* Work instructions: Using the records that follow, count the lines containing the word "named" and give that number only.

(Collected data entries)
....
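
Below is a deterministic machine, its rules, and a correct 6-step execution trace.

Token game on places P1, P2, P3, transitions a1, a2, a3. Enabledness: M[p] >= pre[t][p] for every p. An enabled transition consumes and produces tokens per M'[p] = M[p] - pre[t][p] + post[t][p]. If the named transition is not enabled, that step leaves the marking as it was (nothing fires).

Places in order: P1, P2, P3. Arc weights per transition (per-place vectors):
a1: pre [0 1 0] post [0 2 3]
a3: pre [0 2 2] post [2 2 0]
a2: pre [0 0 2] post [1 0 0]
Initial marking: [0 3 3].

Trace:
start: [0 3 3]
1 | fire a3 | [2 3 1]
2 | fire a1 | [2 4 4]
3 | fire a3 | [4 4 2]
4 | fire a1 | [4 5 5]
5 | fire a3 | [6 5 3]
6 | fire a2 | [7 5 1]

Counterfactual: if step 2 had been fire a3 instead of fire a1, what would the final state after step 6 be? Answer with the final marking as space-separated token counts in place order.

5 4 0

(re-executing from step 2 with the substitution; state before step 2: [2 3 1])
2 | fire a3 | [2 3 1]
3 | fire a3 | [2 3 1]
4 | fire a1 | [2 4 4]
5 | fire a3 | [4 4 2]
6 | fire a2 | [5 4 0]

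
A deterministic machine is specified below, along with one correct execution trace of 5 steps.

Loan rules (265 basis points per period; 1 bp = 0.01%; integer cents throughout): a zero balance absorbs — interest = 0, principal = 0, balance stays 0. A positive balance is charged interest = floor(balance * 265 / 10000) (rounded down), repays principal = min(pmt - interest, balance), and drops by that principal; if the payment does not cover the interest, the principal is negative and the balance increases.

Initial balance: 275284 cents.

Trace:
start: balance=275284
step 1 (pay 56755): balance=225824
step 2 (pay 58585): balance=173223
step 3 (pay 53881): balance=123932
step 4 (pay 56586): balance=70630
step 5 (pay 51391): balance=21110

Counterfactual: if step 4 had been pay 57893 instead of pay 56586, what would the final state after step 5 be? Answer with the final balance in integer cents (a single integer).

(re-executing from step 4 with the substitution; state before step 4: balance=123932)
step 4 (pay 57893): balance=69323
step 5 (pay 51391): balance=19769

19769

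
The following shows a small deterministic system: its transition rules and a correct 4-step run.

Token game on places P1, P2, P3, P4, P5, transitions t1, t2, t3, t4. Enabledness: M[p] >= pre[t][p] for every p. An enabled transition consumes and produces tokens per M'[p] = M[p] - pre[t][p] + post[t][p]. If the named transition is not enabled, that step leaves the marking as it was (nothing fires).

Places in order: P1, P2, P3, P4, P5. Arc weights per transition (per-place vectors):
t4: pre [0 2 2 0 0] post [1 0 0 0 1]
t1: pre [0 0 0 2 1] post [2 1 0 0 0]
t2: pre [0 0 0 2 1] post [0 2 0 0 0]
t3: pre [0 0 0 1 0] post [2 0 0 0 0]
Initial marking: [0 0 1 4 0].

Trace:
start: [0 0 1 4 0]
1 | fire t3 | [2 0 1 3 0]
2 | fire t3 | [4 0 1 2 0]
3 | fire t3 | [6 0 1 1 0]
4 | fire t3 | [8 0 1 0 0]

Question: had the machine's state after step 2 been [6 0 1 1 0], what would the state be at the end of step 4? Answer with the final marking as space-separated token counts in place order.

state after step 2 := [6 0 1 1 0]
3 | fire t3 | [8 0 1 0 0]
4 | fire t3 | [8 0 1 0 0]

8 0 1 0 0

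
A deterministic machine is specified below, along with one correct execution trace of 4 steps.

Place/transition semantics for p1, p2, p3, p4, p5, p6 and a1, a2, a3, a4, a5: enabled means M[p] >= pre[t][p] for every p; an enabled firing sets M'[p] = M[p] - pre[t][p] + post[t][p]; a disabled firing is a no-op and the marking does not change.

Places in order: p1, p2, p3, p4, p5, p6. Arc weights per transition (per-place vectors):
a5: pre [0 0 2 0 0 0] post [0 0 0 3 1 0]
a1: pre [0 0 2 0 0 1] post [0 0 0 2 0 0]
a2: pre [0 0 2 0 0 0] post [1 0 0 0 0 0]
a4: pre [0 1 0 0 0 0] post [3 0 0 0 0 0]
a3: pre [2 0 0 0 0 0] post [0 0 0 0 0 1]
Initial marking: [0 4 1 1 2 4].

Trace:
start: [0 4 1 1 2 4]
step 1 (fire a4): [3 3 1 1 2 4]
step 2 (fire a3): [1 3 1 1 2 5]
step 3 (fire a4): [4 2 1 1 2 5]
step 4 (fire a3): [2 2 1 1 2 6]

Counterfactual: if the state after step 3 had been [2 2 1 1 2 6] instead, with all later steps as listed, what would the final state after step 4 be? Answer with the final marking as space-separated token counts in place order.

state after step 3 := [2 2 1 1 2 6]
step 4 (fire a3): [0 2 1 1 2 7]

0 2 1 1 2 7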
....
* Response: 2